:: Supplied data ::

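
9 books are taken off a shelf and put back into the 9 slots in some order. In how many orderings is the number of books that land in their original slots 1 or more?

Sum C(9,i)·!(9-i) for i = 1..9:
  i=1: C(9,1)·!8 = 9·14833 = 133497
  i=2: C(9,2)·!7 = 36·1854 = 66744
  i=3: C(9,3)·!6 = 84·265 = 22260
  i=4: C(9,4)·!5 = 126·44 = 5544
  i=5: C(9,5)·!4 = 126·9 = 1134
  i=6: C(9,6)·!3 = 84·2 = 168
  i=7: C(9,7)·!2 = 36·1 = 36
  i=8: C(9,8)·!1 = 9·0 = 0
  i=9: C(9,9)·!0 = 1·1 = 1
Total = 229384.

229384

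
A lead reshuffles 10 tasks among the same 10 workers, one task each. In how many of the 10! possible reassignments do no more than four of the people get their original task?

3615536

# with exactly i fixed is C(10,i)·!(10-i); sum over i=0..4:
  i=0: C(10,0)·!10 = 1·1334961 = 1334961
  i=1: C(10,1)·!9 = 10·133496 = 1334960
  i=2: C(10,2)·!8 = 45·14833 = 667485
  i=3: C(10,3)·!7 = 120·1854 = 222480
  i=4: C(10,4)·!6 = 210·265 = 55650
Total = 3615536.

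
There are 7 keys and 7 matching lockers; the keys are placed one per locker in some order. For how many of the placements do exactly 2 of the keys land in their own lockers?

Choose which 2 of the 7 are fixed: C(7,2) = 21.
The remaining 5 must be deranged: !5 = 44.
Total: 21 × 44 = 924.

924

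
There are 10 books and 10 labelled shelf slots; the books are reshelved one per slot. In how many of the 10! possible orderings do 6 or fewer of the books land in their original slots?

3628514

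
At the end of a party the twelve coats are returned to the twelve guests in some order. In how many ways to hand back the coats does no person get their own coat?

The subfactorial !12 = [12!/e] (nearest integer).
12! = 479001600, and 479001600/e ≈ 176214840.93, so !12 = 176214841.

176214841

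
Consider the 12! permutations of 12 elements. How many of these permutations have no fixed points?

The number of derangements of 12 is !12 = Σ_{k=0}^{12} (-1)^k·12!/k!
= 12! - 12!/1! + 12!/2! - 12!/3! + 12!/4! - 12!/5! + 12!/6! - 12!/7! + 12!/8! - 12!/9! + 12!/10! - 12!/11! + 12!/12!
= 479001600 - 479001600 + 239500800 - 79833600 + 19958400 - 3991680 + 665280 - 95040 + 11880 - 1320 + 132 - 12 + 1
= 176214841

176214841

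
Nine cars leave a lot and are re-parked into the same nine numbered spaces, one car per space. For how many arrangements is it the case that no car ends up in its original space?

133496

The number of derangements of 9 is !9 = Σ_{k=0}^{9} (-1)^k·9!/k!
= 9! - 9!/1! + 9!/2! - 9!/3! + 9!/4! - 9!/5! + 9!/6! - 9!/7! + 9!/8! - 9!/9!
= 362880 - 362880 + 181440 - 60480 + 15120 - 3024 + 504 - 72 + 9 - 1
= 133496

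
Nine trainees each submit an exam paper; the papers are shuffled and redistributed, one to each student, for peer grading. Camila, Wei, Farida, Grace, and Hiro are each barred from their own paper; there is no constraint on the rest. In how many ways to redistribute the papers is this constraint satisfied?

205056

Let A_j be the event that the j-th constrained one is fixed. By inclusion-exclusion over the 5 events:
Σ_{j=0}^{5} (-1)^j C(5,j)(9-j)!
= C(5,0)·9! - C(5,1)·8! + C(5,2)·7! - C(5,3)·6! + C(5,4)·5! - C(5,5)·4!
= 362880 - 201600 + 50400 - 7200 + 600 - 24
= 205056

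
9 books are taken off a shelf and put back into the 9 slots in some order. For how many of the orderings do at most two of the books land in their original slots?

# with exactly i fixed is C(9,i)·!(9-i); sum over i=0..2:
  i=0: C(9,0)·!9 = 1·133496 = 133496
  i=1: C(9,1)·!8 = 9·14833 = 133497
  i=2: C(9,2)·!7 = 36·1854 = 66744
Total = 333737.

333737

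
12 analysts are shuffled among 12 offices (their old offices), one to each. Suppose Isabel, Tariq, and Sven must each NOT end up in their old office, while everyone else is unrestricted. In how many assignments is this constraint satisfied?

Inclusion-exclusion on the 3 forbidden self-matches:
Σ_{j=0}^{3} (-1)^j C(3,j)(12-j)!
= C(3,0)·12! - C(3,1)·11! + C(3,2)·10! - C(3,3)·9!
= 479001600 - 119750400 + 10886400 - 362880
= 369774720

369774720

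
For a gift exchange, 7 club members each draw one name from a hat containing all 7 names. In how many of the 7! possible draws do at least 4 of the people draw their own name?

92

# with exactly i fixed is C(7,i)·!(7-i); sum over i=4..7:
  i=4: C(7,4)·!3 = 35·2 = 70
  i=5: C(7,5)·!2 = 21·1 = 21
  i=6: C(7,6)·!1 = 7·0 = 0
  i=7: C(7,7)·!0 = 1·1 = 1
Total = 92.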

:::

Task requirements: With nothing left out, print the data above exactly.

Task output:
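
9 books are taken off a shelf and put back into the 9 slots in some order. In how many orderings is the number of books that land in their original slots 1 or more?

Sum C(9,i)·!(9-i) for i = 1..9:
  i=1: C(9,1)·!8 = 9·14833 = 133497
  i=2: C(9,2)·!7 = 36·1854 = 66744
  i=3: C(9,3)·!6 = 84·265 = 22260
  i=4: C(9,4)·!5 = 126·44 = 5544
  i=5: C(9,5)·!4 = 126·9 = 1134
  i=6: C(9,6)·!3 = 84·2 = 168
  i=7: C(9,7)·!2 = 36·1 = 36
  i=8: C(9,8)·!1 = 9·0 = 0
  i=9: C(9,9)·!0 = 1·1 = 1
Total = 229384.

229384

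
A lead reshuffles 10 tasks among the same 10 workers, one task each. In how many of the 10! possible reassignments do no more than four of the people get their original task?

3615536

# with exactly i fixed is C(10,i)·!(10-i); sum over i=0..4:
  i=0: C(10,0)·!10 = 1·1334961 = 1334961
  i=1: C(10,1)·!9 = 10·133496 = 1334960
  i=2: C(10,2)·!8 = 45·14833 = 667485
  i=3: C(10,3)·!7 = 120·1854 = 222480
  i=4: C(10,4)·!6 = 210·265 = 55650
Total = 3615536.

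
There are 7 keys and 7 matching lockers; the keys are placed one per locker in some order. For how many of the placements do exactly 2 of the keys land in their own lockers?

Choose which 2 of the 7 are fixed: C(7,2) = 21.
The remaining 5 must be deranged: !5 = 44.
Total: 21 × 44 = 924.

924

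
There are 10 books and 10 labelled shelf slots; the books are reshelved one per slot. In how many of the 10! possible orderings do 6 or fewer of the books land in their original slots?

3628514

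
At the end of a party the twelve coats are returned to the twelve guests in some order. In how many ways to hand back the coats does no person get their own coat?

The subfactorial !12 = [12!/e] (nearest integer).
12! = 479001600, and 479001600/e ≈ 176214840.93, so !12 = 176214841.

176214841

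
Consider the 12! permutations of 12 elements. How many of these permutations have no fixed points?

The number of derangements of 12 is !12 = Σ_{k=0}^{12} (-1)^k·12!/k!
= 12! - 12!/1! + 12!/2! - 12!/3! + 12!/4! - 12!/5! + 12!/6! - 12!/7! + 12!/8! - 12!/9! + 12!/10! - 12!/11! + 12!/12!
= 479001600 - 479001600 + 239500800 - 79833600 + 19958400 - 3991680 + 665280 - 95040 + 11880 - 1320 + 132 - 12 + 1
= 176214841

176214841

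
Nine cars leave a lot and are re-parked into the same nine numbered spaces, one car per space. For how many arrangements is it the case that no car ends up in its original space?

133496

The number of derangements of 9 is !9 = Σ_{k=0}^{9} (-1)^k·9!/k!
= 9! - 9!/1! + 9!/2! - 9!/3! + 9!/4! - 9!/5! + 9!/6! - 9!/7! + 9!/8! - 9!/9!
= 362880 - 362880 + 181440 - 60480 + 15120 - 3024 + 504 - 72 + 9 - 1
= 133496

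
Nine trainees each submit an exam paper; the papers are shuffled and redistributed, one to each student, for peer grading. Camila, Wei, Farida, Grace, and Hiro are each barred from their own paper; there is no constraint on the rest. In how many ways to redistribute the papers is this constraint satisfied?

205056

Let A_j be the event that the j-th constrained one is fixed. By inclusion-exclusion over the 5 events:
Σ_{j=0}^{5} (-1)^j C(5,j)(9-j)!
= C(5,0)·9! - C(5,1)·8! + C(5,2)·7! - C(5,3)·6! + C(5,4)·5! - C(5,5)·4!
= 362880 - 201600 + 50400 - 7200 + 600 - 24
= 205056

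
9 books are taken off a shelf and put back into the 9 slots in some order. For how many of the orderings do at most two of the books land in their original slots?

# with exactly i fixed is C(9,i)·!(9-i); sum over i=0..2:
  i=0: C(9,0)·!9 = 1·133496 = 133496
  i=1: C(9,1)·!8 = 9·14833 = 133497
  i=2: C(9,2)·!7 = 36·1854 = 66744
Total = 333737.

333737

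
12 analysts are shuffled among 12 offices (their old offices), one to each. Suppose Isabel, Tariq, and Sven must each NOT end up in their old office, while everyone else is unrestricted. In how many assignments is this constraint satisfied?

Inclusion-exclusion on the 3 forbidden self-matches:
Σ_{j=0}^{3} (-1)^j C(3,j)(12-j)!
= C(3,0)·12! - C(3,1)·11! + C(3,2)·10! - C(3,3)·9!
= 479001600 - 119750400 + 10886400 - 362880
= 369774720

369774720

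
For a gift exchange, 7 club members each draw one name from a hat containing all 7 names. In how many of the 7! possible draws do at least 4 of the people draw their own name?

92

# with exactly i fixed is C(7,i)·!(7-i); sum over i=4..7:
  i=4: C(7,4)·!3 = 35·2 = 70
  i=5: C(7,5)·!2 = 21·1 = 21
  i=6: C(7,6)·!1 = 7·0 = 0
  i=7: C(7,7)·!0 = 1·1 = 1
Total = 92.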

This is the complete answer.